▶ _About this exercise_:
The records must be returned word for word.
-- Data to use follows --
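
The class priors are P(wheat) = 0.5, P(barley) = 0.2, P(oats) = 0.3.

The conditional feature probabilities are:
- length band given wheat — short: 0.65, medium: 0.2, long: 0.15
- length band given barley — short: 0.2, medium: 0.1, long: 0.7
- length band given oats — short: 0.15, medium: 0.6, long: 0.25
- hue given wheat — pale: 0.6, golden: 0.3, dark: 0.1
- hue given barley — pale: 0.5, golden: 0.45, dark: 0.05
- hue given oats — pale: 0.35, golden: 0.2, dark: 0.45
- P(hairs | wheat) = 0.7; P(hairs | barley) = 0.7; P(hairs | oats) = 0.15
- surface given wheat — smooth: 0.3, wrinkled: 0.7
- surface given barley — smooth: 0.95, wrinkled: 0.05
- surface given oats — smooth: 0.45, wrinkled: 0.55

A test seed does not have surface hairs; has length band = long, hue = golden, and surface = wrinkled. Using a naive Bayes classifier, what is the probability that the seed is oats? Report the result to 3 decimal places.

0.553

wheat: 0.5 × 0.15 × 0.3 × (1−0.7) × 0.7 = 0.004725
barley: 0.2 × 0.7 × 0.45 × (1−0.7) × 0.05 = 0.000945
oats: 0.3 × 0.25 × 0.2 × (1−0.15) × 0.55 = 0.0070125
P(oats | x) = 0.0070125 / 0.0126825 ≈ 0.553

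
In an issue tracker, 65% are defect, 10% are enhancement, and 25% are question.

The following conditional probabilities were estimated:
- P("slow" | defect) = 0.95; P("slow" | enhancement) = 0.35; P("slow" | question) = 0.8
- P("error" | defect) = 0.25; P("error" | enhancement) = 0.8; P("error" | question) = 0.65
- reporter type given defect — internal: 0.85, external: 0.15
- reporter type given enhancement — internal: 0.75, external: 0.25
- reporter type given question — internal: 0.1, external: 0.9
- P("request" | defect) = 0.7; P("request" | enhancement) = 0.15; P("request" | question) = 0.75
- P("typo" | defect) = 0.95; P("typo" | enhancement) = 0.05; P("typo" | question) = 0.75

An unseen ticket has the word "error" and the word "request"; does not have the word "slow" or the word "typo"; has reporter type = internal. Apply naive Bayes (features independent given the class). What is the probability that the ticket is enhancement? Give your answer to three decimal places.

0.867

defect: 0.65 × (1−0.95) × 0.25 × 0.85 × 0.7 × (1−0.95) = 0.00024171875
enhancement: 0.1 × (1−0.35) × 0.8 × 0.75 × 0.15 × (1−0.05) = 0.0055575
question: 0.25 × (1−0.8) × 0.65 × 0.1 × 0.75 × (1−0.75) = 0.000609375
P(enhancement | x) = 0.0055575 / 0.00640859375 ≈ 0.867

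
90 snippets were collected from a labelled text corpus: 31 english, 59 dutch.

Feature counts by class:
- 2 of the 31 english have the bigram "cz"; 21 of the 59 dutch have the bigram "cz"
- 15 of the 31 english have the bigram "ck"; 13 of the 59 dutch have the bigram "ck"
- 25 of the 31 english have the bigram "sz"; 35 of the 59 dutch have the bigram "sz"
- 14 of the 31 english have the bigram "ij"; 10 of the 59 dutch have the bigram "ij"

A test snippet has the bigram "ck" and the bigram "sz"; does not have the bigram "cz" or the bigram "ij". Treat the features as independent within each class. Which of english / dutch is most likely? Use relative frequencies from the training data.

english

english: (31/90) × (29/31) × (15/31) × (25/31) × (17/31) ≈ 0.0689526
dutch: (59/90) × (38/59) × (13/59) × (35/59) × (49/59) ≈ 0.0458345
Highest score → english.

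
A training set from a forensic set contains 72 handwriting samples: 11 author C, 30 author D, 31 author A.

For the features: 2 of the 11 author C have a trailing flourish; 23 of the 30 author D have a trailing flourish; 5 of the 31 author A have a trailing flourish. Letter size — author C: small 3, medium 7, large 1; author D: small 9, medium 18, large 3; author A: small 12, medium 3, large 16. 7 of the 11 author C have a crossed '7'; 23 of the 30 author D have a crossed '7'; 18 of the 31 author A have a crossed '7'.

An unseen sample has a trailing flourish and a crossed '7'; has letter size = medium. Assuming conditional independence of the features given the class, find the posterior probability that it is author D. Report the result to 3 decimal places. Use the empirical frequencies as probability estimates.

author C: (11/72) × (2/11) × (7/11) × (7/11) ≈ 0.0112489
author D: (30/72) × (23/30) × (18/30) × (23/30) ≈ 0.146944
author A: (31/72) × (5/31) × (3/31) × (18/31) ≈ 0.00390219
P(author D | x) = 0.146944 / 0.16209509 ≈ 0.907

0.907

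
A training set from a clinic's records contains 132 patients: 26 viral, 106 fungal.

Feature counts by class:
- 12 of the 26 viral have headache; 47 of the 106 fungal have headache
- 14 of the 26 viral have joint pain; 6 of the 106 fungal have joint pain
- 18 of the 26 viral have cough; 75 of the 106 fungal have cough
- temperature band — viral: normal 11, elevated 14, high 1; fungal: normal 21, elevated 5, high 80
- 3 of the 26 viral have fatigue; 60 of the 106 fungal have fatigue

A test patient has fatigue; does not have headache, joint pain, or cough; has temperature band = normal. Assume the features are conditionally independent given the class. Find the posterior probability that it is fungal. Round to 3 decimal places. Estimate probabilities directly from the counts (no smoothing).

0.950

viral: (26/132) × (14/26) × (12/26) × (8/26) × (11/26) × (3/26) ≈ 0.000735268
fungal: (106/132) × (59/106) × (100/106) × (31/106) × (21/106) × (60/106) ≈ 0.0138289
P(fungal | x) = 0.0138289 / 0.014564168 ≈ 0.950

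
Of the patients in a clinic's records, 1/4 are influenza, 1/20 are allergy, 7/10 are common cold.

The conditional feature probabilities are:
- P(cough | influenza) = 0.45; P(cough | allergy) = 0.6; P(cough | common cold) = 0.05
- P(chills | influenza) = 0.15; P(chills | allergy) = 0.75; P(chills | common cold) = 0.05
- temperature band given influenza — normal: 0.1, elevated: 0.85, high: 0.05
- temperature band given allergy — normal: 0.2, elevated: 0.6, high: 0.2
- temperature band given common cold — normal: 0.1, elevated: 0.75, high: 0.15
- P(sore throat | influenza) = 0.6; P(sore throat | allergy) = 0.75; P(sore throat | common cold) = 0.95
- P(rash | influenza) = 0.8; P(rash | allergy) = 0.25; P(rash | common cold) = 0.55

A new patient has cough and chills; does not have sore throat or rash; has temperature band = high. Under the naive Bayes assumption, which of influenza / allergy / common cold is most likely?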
-- Data to use concluded --
▶ _Exercise output_:
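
The class priors are P(wheat) = 0.5, P(barley) = 0.2, P(oats) = 0.3.

The conditional feature probabilities are:
- length band given wheat — short: 0.65, medium: 0.2, long: 0.15
- length band given barley — short: 0.2, medium: 0.1, long: 0.7
- length band given oats — short: 0.15, medium: 0.6, long: 0.25
- hue given wheat — pale: 0.6, golden: 0.3, dark: 0.1
- hue given barley — pale: 0.5, golden: 0.45, dark: 0.05
- hue given oats — pale: 0.35, golden: 0.2, dark: 0.45
- P(hairs | wheat) = 0.7; P(hairs | barley) = 0.7; P(hairs | oats) = 0.15
- surface given wheat — smooth: 0.3, wrinkled: 0.7
- surface given barley — smooth: 0.95, wrinkled: 0.05
- surface given oats — smooth: 0.45, wrinkled: 0.55

A test seed does not have surface hairs; has length band = long, hue = golden, and surface = wrinkled. Using a naive Bayes classifier, what is the probability that the seed is oats? Report the result to 3 decimal places.

0.553

wheat: 0.5 × 0.15 × 0.3 × (1−0.7) × 0.7 = 0.004725
barley: 0.2 × 0.7 × 0.45 × (1−0.7) × 0.05 = 0.000945
oats: 0.3 × 0.25 × 0.2 × (1−0.15) × 0.55 = 0.0070125
P(oats | x) = 0.0070125 / 0.0126825 ≈ 0.553

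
In an issue tracker, 65% are defect, 10% are enhancement, and 25% are question.

The following conditional probabilities were estimated:
- P("slow" | defect) = 0.95; P("slow" | enhancement) = 0.35; P("slow" | question) = 0.8
- P("error" | defect) = 0.25; P("error" | enhancement) = 0.8; P("error" | question) = 0.65
- reporter type given defect — internal: 0.85, external: 0.15
- reporter type given enhancement — internal: 0.75, external: 0.25
- reporter type given question — internal: 0.1, external: 0.9
- P("request" | defect) = 0.7; P("request" | enhancement) = 0.15; P("request" | question) = 0.75
- P("typo" | defect) = 0.95; P("typo" | enhancement) = 0.05; P("typo" | question) = 0.75

An unseen ticket has the word "error" and the word "request"; does not have the word "slow" or the word "typo"; has reporter type = internal. Apply naive Bayes (features independent given the class). What is the probability that the ticket is enhancement? Give your answer to three decimal places.

0.867

defect: 0.65 × (1−0.95) × 0.25 × 0.85 × 0.7 × (1−0.95) = 0.00024171875
enhancement: 0.1 × (1−0.35) × 0.8 × 0.75 × 0.15 × (1−0.05) = 0.0055575
question: 0.25 × (1−0.8) × 0.65 × 0.1 × 0.75 × (1−0.75) = 0.000609375
P(enhancement | x) = 0.0055575 / 0.00640859375 ≈ 0.867

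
90 snippets were collected from a labelled text corpus: 31 english, 59 dutch.

Feature counts by class:
- 2 of the 31 english have the bigram "cz"; 21 of the 59 dutch have the bigram "cz"
- 15 of the 31 english have the bigram "ck"; 13 of the 59 dutch have the bigram "ck"
- 25 of the 31 english have the bigram "sz"; 35 of the 59 dutch have the bigram "sz"
- 14 of the 31 english have the bigram "ij"; 10 of the 59 dutch have the bigram "ij"

A test snippet has the bigram "ck" and the bigram "sz"; does not have the bigram "cz" or the bigram "ij". Treat the features as independent within each class. Which of english / dutch is most likely? Use relative frequencies from the training data.

english

english: (31/90) × (29/31) × (15/31) × (25/31) × (17/31) ≈ 0.0689526
dutch: (59/90) × (38/59) × (13/59) × (35/59) × (49/59) ≈ 0.0458345
Highest score → english.

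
A training set from a forensic set contains 72 handwriting samples: 11 author C, 30 author D, 31 author A.

For the features: 2 of the 11 author C have a trailing flourish; 23 of the 30 author D have a trailing flourish; 5 of the 31 author A have a trailing flourish. Letter size — author C: small 3, medium 7, large 1; author D: small 9, medium 18, large 3; author A: small 12, medium 3, large 16. 7 of the 11 author C have a crossed '7'; 23 of the 30 author D have a crossed '7'; 18 of the 31 author A have a crossed '7'.

An unseen sample has a trailing flourish and a crossed '7'; has letter size = medium. Assuming conditional independence of the features given the class, find the posterior probability that it is author D. Report the result to 3 decimal places. Use the empirical frequencies as probability estimates.

author C: (11/72) × (2/11) × (7/11) × (7/11) ≈ 0.0112489
author D: (30/72) × (23/30) × (18/30) × (23/30) ≈ 0.146944
author A: (31/72) × (5/31) × (3/31) × (18/31) ≈ 0.00390219
P(author D | x) = 0.146944 / 0.16209509 ≈ 0.907

0.907

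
A training set from a clinic's records contains 132 patients: 26 viral, 106 fungal.

Feature counts by class:
- 12 of the 26 viral have headache; 47 of the 106 fungal have headache
- 14 of the 26 viral have joint pain; 6 of the 106 fungal have joint pain
- 18 of the 26 viral have cough; 75 of the 106 fungal have cough
- temperature band — viral: normal 11, elevated 14, high 1; fungal: normal 21, elevated 5, high 80
- 3 of the 26 viral have fatigue; 60 of the 106 fungal have fatigue

A test patient has fatigue; does not have headache, joint pain, or cough; has temperature band = normal. Assume the features are conditionally independent given the class. Find the posterior probability that it is fungal. Round to 3 decimal places. Estimate probabilities directly from the counts (no smoothing).

0.950

viral: (26/132) × (14/26) × (12/26) × (8/26) × (11/26) × (3/26) ≈ 0.000735268
fungal: (106/132) × (59/106) × (100/106) × (31/106) × (21/106) × (60/106) ≈ 0.0138289
P(fungal | x) = 0.0138289 / 0.014564168 ≈ 0.950

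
Of the patients in a clinic's records, 1/4 are influenza, 1/20 are allergy, 7/10 are common cold.

The conditional feature probabilities are:
- P(cough | influenza) = 0.45; P(cough | allergy) = 0.6; P(cough | common cold) = 0.05
- P(chills | influenza) = 0.15; P(chills | allergy) = 0.75; P(chills | common cold) = 0.05
- temperature band given influenza — normal: 0.1, elevated: 0.85, high: 0.05
- temperature band given allergy — normal: 0.2, elevated: 0.6, high: 0.2
- temperature band given common cold — normal: 0.1, elevated: 0.75, high: 0.15
- P(sore throat | influenza) = 0.6; P(sore throat | allergy) = 0.75; P(sore throat | common cold) = 0.95
- P(rash | influenza) = 0.8; P(rash | allergy) = 0.25; P(rash | common cold) = 0.55

A new patient has cough and chills; does not have sore throat or rash; has temperature band = high. Under the naive Bayes assumption, which of influenza / allergy / common cold is most likely?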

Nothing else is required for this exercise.